• [YOUR ASSIGNMENT]
Line by line, return the data exactly as shown.
[DATA TO EXAMINE Boundary: Start]
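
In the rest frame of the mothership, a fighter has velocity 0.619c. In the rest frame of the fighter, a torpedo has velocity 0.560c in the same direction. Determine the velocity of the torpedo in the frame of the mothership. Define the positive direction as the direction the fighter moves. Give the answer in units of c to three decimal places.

0.876c

With v = 0.619 and u' = 0.560 (in units of c),
u = (u' + v)/(1 + u'v/c²):
u = (0.560 + 0.619) / (1 + 0.560·0.619) = 1.1790/1.3466 = 0.8755
(Galilean addition would give +1.179c, exceeding c.)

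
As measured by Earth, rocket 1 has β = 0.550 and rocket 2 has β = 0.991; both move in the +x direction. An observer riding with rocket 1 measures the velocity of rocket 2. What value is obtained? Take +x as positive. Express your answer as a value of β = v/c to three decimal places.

β = +0.969

β_A = 0.550, β_B = 0.991.
Transform to A's frame with the inverse velocity-addition law: u' = (u − v)/(1 − uv/c²), taking u = β_B and v = β_A.
u' = (0.991 − 0.550) / (1 − (0.550)(0.991)) = 0.4410/0.4550 = 0.9693.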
[DATA TO EXAMINE Boundary: End]
• [RESULT OF THE TASK]
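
In the rest frame of the mothership, a fighter has velocity 0.619c. In the rest frame of the fighter, a torpedo has velocity 0.560c in the same direction. Determine the velocity of the torpedo in the frame of the mothership. Define the positive direction as the direction the fighter moves. Give the answer in units of c to three decimal places.

0.876c

With v = 0.619 and u' = 0.560 (in units of c),
u = (u' + v)/(1 + u'v/c²):
u = (0.560 + 0.619) / (1 + 0.560·0.619) = 1.1790/1.3466 = 0.8755
(Galilean addition would give +1.179c, exceeding c.)

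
As measured by Earth, rocket 1 has β = 0.550 and rocket 2 has β = 0.991; both move in the +x direction. An observer riding with rocket 1 measures the velocity of rocket 2. What value is obtained? Take +x as positive. Express your answer as a value of β = v/c to three decimal places.

β = +0.969

β_A = 0.550, β_B = 0.991.
Transform to A's frame with the inverse velocity-addition law: u' = (u − v)/(1 − uv/c²), taking u = β_B and v = β_A.
u' = (0.991 − 0.550) / (1 − (0.550)(0.991)) = 0.4410/0.4550 = 0.9693.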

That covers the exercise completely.